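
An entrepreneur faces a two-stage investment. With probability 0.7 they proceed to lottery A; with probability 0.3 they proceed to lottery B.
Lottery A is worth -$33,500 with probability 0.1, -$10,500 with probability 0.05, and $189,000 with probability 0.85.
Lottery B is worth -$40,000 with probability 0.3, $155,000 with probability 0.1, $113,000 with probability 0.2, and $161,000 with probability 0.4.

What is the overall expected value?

EV(A) = 0.1 × (-33500) + 0.05 × (-10500) + 0.85 × 189000 = -3350 − 525 + 160650 = 156775
EV(B) = 0.3 × (-40000) + 0.1 × 155000 + 0.2 × 113000 + 0.4 × 161000 = -12000 + 15500 + 22600 + 64400 = 90500
Overall = 0.7 × 156775 + 0.3 × 90500 = 109742.5 + 27150 = 136892.5

$136,892.50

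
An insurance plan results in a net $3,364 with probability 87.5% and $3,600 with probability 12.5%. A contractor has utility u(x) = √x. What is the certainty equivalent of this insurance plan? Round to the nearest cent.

$3,393.06

E[u] = 0.875·√3364 + 0.125·√3600 = 0.875·58 + 0.125·60 = 58.25
CE = (58.25)² = 3393.0625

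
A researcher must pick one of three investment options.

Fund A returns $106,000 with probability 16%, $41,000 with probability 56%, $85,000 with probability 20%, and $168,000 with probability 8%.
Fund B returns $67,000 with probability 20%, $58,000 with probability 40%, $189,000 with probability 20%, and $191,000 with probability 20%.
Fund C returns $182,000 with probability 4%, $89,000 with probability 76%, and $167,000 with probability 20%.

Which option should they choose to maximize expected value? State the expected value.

Fund B ($112,600)

Fund A = 0.16 × 106000 + 0.56 × 41000 + 0.2 × 85000 + 0.08 × 168000 = 16960 + 22960 + 17000 + 13440 = 70360
Fund B = 0.2 × 67000 + 0.4 × 58000 + 0.2 × 189000 + 0.2 × 191000 = 13400 + 23200 + 37800 + 38200 = 112600
Fund C = 0.04 × 182000 + 0.76 × 89000 + 0.2 × 167000 = 7280 + 67640 + 33400 = 108320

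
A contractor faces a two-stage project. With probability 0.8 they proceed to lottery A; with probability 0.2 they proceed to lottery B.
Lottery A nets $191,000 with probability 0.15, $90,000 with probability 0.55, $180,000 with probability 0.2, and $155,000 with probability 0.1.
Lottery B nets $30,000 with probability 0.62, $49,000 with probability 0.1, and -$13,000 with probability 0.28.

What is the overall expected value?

$107,692

EV(A) = 0.15 × 191000 + 0.55 × 90000 + 0.2 × 180000 + 0.1 × 155000 = 28650 + 49500 + 36000 + 15500 = 129650
EV(B) = 0.62 × 30000 + 0.1 × 49000 + 0.28 × (-13000) = 18600 + 4900 − 3640 = 19860
Overall = 0.8 × 129650 + 0.2 × 19860 = 103720 + 3972 = 107692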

● **TASK PROMPT**:
Retype exactly the lines of the data above that fall between the line with "Lottery A nets" and the line with "Lottery B nets", inclusive, and add nothing.

● **SOLVED EXERCISE**:
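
Lottery A nets $191,000 with probability 0.15, $90,000 with probability 0.55, $180,000 with probability 0.2, and $155,000 with probability 0.1.
Lottery B nets $30,000 with probability 0.62, $49,000 with probability 0.1, and -$13,000 with probability 0.28.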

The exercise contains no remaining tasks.